Data for processing below:

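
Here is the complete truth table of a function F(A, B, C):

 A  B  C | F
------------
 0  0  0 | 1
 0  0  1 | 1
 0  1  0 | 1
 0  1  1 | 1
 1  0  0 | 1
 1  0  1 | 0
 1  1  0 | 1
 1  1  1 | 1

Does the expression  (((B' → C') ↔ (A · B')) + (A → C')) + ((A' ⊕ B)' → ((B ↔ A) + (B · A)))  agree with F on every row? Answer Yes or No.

Evaluate (((B' → C') ↔ (A · B')) + (A → C')) + ((A' ⊕ B)' → ((B ↔ A) + (B · A))) on each row and compare to F:
  A=0, B=0, C=0: formula gives 1, F = 1 ✓
  A=0, B=0, C=1: formula gives 1, F = 1 ✓
  A=0, B=1, C=0: formula gives 1, F = 1 ✓
  A=0, B=1, C=1: formula gives 1, F = 1 ✓
  A=1, B=0, C=0: formula gives 1, F = 1 ✓
  …and likewise for the remaining 3 rows.
All 8 rows match — the expression computes F exactly.

Yes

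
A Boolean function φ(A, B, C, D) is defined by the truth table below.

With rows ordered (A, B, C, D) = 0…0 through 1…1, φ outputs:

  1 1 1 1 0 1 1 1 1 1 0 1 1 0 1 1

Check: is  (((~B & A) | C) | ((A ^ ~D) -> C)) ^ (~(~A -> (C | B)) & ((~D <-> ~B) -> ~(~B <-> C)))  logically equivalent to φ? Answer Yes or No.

Check the formula against φ row by row:
  A=0, B=0, C=0, D=0: formula gives 1, φ = 1 ✓
  A=0, B=0, C=0, D=1: formula gives 0, but φ = 1 ✗
Since they disagree at (0,0,0,1), the expression is not a correct formula for φ.

No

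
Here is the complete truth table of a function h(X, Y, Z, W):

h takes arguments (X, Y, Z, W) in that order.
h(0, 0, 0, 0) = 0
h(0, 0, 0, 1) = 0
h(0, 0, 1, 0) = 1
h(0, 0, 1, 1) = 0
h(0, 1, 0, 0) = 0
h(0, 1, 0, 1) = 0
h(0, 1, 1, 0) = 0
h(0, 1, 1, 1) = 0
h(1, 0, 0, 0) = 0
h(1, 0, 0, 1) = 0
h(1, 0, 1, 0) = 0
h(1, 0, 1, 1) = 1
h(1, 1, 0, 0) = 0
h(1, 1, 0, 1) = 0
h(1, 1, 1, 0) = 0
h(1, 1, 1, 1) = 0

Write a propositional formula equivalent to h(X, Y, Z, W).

h=1 on 2 inputs: (0,0,1,0), (1,0,1,1). Reading each as a conjunction of literals (¬X·¬Y·Z·¬W, X·¬Y·Z·W) and taking the OR gives the canonical DNF.

h(X, Y, Z, W) = (((¬X ∧ ¬Y) ∧ Z) ∧ ¬W) ∨ (((X ∧ ¬Y) ∧ Z) ∧ W)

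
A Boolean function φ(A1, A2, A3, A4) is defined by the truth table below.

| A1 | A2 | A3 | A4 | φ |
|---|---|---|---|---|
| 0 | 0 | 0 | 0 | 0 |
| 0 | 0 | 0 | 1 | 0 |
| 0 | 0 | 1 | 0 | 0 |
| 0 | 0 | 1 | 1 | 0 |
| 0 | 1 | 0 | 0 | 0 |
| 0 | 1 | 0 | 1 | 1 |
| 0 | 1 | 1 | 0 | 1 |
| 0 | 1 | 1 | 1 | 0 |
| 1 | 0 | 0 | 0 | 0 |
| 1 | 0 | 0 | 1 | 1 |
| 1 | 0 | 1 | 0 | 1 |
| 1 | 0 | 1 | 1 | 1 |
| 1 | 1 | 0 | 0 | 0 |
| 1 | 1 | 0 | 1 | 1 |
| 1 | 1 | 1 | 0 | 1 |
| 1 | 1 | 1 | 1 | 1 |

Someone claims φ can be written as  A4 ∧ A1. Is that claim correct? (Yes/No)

Test each input against both φ and the formula:
  A1=0, A2=0, A3=0, A4=0: formula gives 0, φ = 0 ✓
  A1=0, A2=0, A3=0, A4=1: formula gives 0, φ = 0 ✓
  A1=0, A2=0, A3=1, A4=0: formula gives 0, φ = 0 ✓
  A1=0, A2=0, A3=1, A4=1: formula gives 0, φ = 0 ✓
  …
  A1=0, A2=1, A3=0, A4=1: formula gives 0, but φ = 1 ✗
Since they disagree at (0,1,0,1), the expression is not a correct formula for φ.

No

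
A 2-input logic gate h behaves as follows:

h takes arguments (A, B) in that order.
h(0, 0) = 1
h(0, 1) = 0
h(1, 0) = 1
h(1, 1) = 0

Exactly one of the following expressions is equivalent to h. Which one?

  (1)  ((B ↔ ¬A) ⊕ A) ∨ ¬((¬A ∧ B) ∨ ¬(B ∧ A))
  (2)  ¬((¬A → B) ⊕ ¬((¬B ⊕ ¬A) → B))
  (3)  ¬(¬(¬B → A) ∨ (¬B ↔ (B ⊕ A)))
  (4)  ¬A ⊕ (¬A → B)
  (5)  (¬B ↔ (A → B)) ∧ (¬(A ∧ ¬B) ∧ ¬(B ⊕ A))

(1) disagrees with h on (0,0) (formula → 0, table → 1); rule it out.
(3) disagrees with h on (0,0) (formula → 0, table → 1); rule it out.
(4) disagrees with h on (1,1) (formula → 1, table → 0); rule it out.
(5) disagrees with h on (1,0) (formula → 0, table → 1); rule it out.
That leaves (2). Evaluating it on every row reproduces the table of h exactly.

2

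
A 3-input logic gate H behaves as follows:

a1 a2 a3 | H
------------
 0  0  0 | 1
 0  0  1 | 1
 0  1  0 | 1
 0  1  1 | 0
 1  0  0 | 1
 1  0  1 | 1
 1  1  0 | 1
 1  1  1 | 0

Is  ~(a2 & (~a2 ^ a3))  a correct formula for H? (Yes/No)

Evaluate ~(a2 & (~a2 ^ a3)) on each row and compare to H:
  a1=0, a2=0, a3=0: formula gives 1, H = 1 ✓
  a1=0, a2=0, a3=1: formula gives 1, H = 1 ✓
  a1=0, a2=1, a3=0: formula gives 1, H = 1 ✓
  a1=0, a2=1, a3=1: formula gives 0, H = 0 ✓
  a1=1, a2=0, a3=0: formula gives 1, H = 1 ✓
  … (the remaining 3 rows also agree.)
All 8 rows match — the expression computes H exactly.

Yes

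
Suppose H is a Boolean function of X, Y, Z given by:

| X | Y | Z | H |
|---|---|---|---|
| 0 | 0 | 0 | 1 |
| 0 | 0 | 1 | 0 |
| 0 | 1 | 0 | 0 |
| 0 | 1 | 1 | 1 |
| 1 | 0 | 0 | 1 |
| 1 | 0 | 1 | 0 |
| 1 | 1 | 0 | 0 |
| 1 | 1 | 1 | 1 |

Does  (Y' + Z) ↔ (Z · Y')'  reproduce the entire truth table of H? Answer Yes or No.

Yes

Check the formula against H row by row:
  X=0, Y=0, Z=0: formula gives 1, H = 1 ✓
  X=0, Y=0, Z=1: formula gives 0, H = 0 ✓
  X=0, Y=1, Z=0: formula gives 0, H = 0 ✓
  X=0, Y=1, Z=1: formula gives 1, H = 1 ✓
  X=1, Y=0, Z=0: formula gives 1, H = 1 ✓
  … (the remaining 3 rows also agree.)
No disagreement on any input; they are logically equivalent.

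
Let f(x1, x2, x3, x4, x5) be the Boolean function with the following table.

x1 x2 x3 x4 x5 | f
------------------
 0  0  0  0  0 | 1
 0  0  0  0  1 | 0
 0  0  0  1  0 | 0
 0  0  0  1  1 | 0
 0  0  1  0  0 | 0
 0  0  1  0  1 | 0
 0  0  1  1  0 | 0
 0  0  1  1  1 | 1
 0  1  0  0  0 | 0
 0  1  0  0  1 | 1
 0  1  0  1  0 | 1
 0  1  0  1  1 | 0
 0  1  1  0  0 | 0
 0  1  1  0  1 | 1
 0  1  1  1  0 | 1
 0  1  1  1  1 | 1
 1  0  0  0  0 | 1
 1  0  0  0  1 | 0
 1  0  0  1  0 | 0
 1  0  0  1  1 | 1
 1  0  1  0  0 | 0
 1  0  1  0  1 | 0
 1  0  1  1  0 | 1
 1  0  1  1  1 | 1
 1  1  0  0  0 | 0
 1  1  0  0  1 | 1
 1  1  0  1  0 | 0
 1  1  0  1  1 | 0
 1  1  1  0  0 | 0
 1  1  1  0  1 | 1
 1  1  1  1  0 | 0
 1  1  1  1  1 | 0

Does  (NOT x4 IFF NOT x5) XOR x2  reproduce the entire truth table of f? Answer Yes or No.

Test each input against both f and the formula:
  x1=0, x2=0, x3=0, x4=0, x5=0: formula gives 1, f = 1 ✓
  x1=0, x2=0, x3=0, x4=0, x5=1: formula gives 0, f = 0 ✓
  x1=0, x2=0, x3=0, x4=1, x5=0: formula gives 0, f = 0 ✓
  x1=0, x2=0, x3=0, x4=1, x5=1: formula gives 1, but f = 0 ✗
Row (0,0,0,1,1) is a counterexample, so the formula is not equivalent to f.

No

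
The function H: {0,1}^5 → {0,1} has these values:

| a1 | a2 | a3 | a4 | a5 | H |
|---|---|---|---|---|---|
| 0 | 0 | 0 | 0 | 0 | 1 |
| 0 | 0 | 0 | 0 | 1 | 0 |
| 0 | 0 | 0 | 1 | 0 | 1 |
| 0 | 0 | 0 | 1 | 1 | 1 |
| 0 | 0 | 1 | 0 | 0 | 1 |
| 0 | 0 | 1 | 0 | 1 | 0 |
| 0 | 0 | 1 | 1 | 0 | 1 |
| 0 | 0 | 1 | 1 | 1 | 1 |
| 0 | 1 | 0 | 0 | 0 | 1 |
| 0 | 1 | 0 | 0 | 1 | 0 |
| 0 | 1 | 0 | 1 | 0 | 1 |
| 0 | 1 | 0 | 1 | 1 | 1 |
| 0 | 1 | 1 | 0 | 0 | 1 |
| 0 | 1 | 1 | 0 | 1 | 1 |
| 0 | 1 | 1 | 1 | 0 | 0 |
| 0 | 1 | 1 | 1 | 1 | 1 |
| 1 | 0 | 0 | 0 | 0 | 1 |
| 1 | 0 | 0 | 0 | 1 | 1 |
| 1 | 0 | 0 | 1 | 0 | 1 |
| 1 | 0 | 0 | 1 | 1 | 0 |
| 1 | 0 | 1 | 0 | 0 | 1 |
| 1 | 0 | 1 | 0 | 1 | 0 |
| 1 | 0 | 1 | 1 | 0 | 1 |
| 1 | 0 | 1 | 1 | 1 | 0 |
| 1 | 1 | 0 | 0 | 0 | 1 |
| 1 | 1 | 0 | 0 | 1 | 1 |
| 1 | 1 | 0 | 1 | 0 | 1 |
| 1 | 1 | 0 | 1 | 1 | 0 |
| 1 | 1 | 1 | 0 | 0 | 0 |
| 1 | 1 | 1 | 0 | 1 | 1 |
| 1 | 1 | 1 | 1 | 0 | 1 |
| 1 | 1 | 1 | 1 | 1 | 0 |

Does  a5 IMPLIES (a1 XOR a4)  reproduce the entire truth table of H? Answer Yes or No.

Check the formula against H row by row:
  a1=0, a2=0, a3=0, a4=0, a5=0: formula gives 1, H = 1 ✓
  a1=0, a2=0, a3=0, a4=0, a5=1: formula gives 0, H = 0 ✓
  a1=0, a2=0, a3=0, a4=1, a5=0: formula gives 1, H = 1 ✓
  a1=0, a2=0, a3=0, a4=1, a5=1: formula gives 1, H = 1 ✓
  …
  a1=0, a2=1, a3=1, a4=0, a5=1: formula gives 0, but H = 1 ✗
Row (0,1,1,0,1) is a counterexample, so the formula is not equivalent to H.

No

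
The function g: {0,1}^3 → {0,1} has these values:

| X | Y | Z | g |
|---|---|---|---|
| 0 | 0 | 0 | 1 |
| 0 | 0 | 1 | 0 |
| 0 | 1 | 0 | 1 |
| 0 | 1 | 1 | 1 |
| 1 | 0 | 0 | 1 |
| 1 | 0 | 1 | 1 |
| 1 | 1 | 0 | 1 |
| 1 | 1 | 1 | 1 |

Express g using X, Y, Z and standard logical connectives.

Only row (0,0,1) gives 0. So g is 1 everywhere except there — the complement of the minterm ¬X·¬Y·Z.

g(X, Y, Z) = ¬((¬X ∧ ¬Y) ∧ Z)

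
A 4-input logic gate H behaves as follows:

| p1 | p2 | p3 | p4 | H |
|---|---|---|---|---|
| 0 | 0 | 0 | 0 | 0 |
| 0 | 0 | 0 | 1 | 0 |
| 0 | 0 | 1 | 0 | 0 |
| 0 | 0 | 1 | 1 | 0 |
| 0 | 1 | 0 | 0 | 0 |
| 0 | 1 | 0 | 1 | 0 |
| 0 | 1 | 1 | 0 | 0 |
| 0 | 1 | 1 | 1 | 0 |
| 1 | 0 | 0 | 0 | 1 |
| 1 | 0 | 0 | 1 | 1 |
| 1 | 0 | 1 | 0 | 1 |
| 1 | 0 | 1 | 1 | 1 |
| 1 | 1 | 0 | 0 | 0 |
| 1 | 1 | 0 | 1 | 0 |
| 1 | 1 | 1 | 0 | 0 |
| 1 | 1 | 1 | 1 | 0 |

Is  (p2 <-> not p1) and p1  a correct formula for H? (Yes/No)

Test each input against both H and the formula:
  p1=0, p2=0, p3=0, p4=0: formula gives 0, H = 0 ✓
  p1=0, p2=0, p3=0, p4=1: formula gives 0, H = 0 ✓
  p1=0, p2=0, p3=1, p4=0: formula gives 0, H = 0 ✓
  p1=0, p2=0, p3=1, p4=1: formula gives 0, H = 0 ✓
  …and likewise for the remaining 12 rows.
Every row agrees, so the formula is equivalent.

Yes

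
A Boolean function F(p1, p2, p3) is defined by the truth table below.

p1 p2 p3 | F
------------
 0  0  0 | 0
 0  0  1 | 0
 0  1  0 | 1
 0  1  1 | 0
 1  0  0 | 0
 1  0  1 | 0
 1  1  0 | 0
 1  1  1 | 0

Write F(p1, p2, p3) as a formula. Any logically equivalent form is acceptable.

F is 1 on exactly one input, (0,1,0), whose minterm is ¬p1·p2·¬p3. So F is just that conjunction.

F(p1, p2, p3) = (NOT p1 AND p2) AND NOT p3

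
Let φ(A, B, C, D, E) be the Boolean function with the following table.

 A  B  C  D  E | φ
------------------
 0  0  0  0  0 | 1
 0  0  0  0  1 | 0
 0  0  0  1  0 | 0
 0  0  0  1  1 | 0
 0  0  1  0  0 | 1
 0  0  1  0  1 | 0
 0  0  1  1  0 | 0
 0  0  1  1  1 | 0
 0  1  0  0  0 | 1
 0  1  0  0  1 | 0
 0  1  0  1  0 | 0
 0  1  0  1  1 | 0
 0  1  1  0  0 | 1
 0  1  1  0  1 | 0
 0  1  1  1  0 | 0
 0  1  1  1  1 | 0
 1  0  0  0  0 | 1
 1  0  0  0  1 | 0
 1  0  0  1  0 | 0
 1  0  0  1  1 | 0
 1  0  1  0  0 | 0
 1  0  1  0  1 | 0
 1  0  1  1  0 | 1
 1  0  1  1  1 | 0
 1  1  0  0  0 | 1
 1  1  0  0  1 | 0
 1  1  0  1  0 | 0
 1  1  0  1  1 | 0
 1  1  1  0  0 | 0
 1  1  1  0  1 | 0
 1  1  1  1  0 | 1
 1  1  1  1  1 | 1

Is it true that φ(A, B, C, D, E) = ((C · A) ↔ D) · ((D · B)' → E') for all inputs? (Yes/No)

Yes

Evaluate ((C · A) ↔ D) · ((D · B)' → E') on each row and compare to φ:
  A=0, B=0, C=0, D=0, E=0: formula gives 1, φ = 1 ✓
  A=0, B=0, C=0, D=0, E=1: formula gives 0, φ = 0 ✓
  A=0, B=0, C=0, D=1, E=0: formula gives 0, φ = 0 ✓
  A=0, B=0, C=0, D=1, E=1: formula gives 0, φ = 0 ✓
  …and likewise for the remaining 28 rows.
All 32 rows match — the expression computes φ exactly.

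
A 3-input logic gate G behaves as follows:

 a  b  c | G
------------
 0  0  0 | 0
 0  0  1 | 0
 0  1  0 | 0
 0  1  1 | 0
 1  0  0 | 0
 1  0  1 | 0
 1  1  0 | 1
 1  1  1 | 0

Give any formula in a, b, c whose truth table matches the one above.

G(a, b, c) = (a and b) and not c

G is 1 on exactly one input, (1,1,0), whose minterm is a·b·¬c. So G is just that conjunction.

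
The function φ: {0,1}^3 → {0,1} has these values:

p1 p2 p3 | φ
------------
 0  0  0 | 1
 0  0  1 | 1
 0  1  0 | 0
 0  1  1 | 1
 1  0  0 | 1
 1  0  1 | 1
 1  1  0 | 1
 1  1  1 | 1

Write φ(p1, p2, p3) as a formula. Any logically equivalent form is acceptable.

Only row (0,1,0) gives 0. So φ is 1 everywhere except there — the complement of the minterm ¬p1·p2·¬p3.

φ(p1, p2, p3) = NOT ((NOT p1 AND p2) AND NOT p3)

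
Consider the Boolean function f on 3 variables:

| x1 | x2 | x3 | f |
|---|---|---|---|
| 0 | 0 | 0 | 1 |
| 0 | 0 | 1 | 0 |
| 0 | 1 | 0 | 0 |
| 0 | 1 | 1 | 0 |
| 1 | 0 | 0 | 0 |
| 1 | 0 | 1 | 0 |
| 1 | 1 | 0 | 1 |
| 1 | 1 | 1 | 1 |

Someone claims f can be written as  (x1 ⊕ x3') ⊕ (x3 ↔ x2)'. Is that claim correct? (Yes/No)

Evaluate (x1 ⊕ x3') ⊕ (x3 ↔ x2)' on each row and compare to f:
  x1=0, x2=0, x3=0: formula gives 1, f = 1 ✓
  x1=0, x2=0, x3=1: formula gives 1, but f = 0 ✗
Since they disagree at (0,0,1), the expression is not a correct formula for f.

No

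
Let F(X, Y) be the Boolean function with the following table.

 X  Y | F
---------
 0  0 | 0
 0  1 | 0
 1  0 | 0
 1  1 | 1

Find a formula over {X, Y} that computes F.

The output is 1 only when every input is 1 — the AND of all inputs.

F(X, Y) = X · Y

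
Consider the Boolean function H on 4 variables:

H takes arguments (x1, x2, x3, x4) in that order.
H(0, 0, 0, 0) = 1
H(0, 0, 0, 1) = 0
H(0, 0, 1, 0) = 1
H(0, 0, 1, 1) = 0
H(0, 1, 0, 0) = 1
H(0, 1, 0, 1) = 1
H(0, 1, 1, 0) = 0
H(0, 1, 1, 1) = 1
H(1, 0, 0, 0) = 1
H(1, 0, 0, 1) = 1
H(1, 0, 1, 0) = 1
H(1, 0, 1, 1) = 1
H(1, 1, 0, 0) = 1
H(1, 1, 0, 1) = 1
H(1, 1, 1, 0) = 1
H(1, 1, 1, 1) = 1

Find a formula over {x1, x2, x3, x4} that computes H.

There are just 3 zero rows: (0,0,0,1), (0,0,1,1), (0,1,1,0). Their minterms are ¬x1·¬x2·¬x3·x4, ¬x1·¬x2·x3·x4, ¬x1·x2·x3·¬x4; the OR of those covers precisely the 0-outputs, and negating it yields H.

H(x1, x2, x3, x4) = NOT (((((NOT x1 AND NOT x2) AND NOT x3) AND x4) OR (((NOT x1 AND NOT x2) AND x3) AND x4)) OR (((NOT x1 AND x2) AND x3) AND NOT x4))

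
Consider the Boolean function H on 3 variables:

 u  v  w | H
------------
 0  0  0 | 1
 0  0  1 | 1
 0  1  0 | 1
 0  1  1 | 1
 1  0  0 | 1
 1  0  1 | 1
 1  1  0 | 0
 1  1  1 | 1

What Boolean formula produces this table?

H(u, v, w) = NOT ((u AND v) AND NOT w)

Only row (1,1,0) gives 0. So H is 1 everywhere except there — the complement of the minterm u·v·¬w.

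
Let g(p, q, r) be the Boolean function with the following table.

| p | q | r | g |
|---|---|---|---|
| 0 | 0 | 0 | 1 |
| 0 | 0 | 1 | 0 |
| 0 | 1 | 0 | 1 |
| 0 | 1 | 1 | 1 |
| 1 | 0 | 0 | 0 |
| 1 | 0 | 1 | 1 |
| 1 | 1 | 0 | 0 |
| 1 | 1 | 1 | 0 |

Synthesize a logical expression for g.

g(p, q, r) = ((((not p and not q) and not r) or ((not p and q) and not r)) or ((not p and q) and r)) or ((p and not q) and r)

g=1 on 4 inputs: (0,0,0), (0,1,0), (0,1,1), (1,0,1). Reading each as a conjunction of literals (¬p·¬q·¬r, ¬p·q·¬r, ¬p·q·r, p·¬q·r) and taking the OR gives the canonical DNF.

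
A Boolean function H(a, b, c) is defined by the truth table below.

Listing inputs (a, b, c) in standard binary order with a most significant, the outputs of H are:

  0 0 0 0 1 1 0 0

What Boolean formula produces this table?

H(a, b, c) = ((a · b') · c') + ((a · b') · c)

The 1-rows are (1,0,0), (1,0,1). Each contributes one minterm — a·¬b·¬c; a·¬b·c — and their disjunction is a sum-of-products form of H.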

End of Data for processing.

-- What the exercise asks --
The answer must be every line from the records above that contains the word "these", copied in full.

-- Answer area --
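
The function H: {0,1}^5 → {0,1} has these values:
The function g: {0,1}^3 → {0,1} has these values:
The function φ: {0,1}^3 → {0,1} has these values: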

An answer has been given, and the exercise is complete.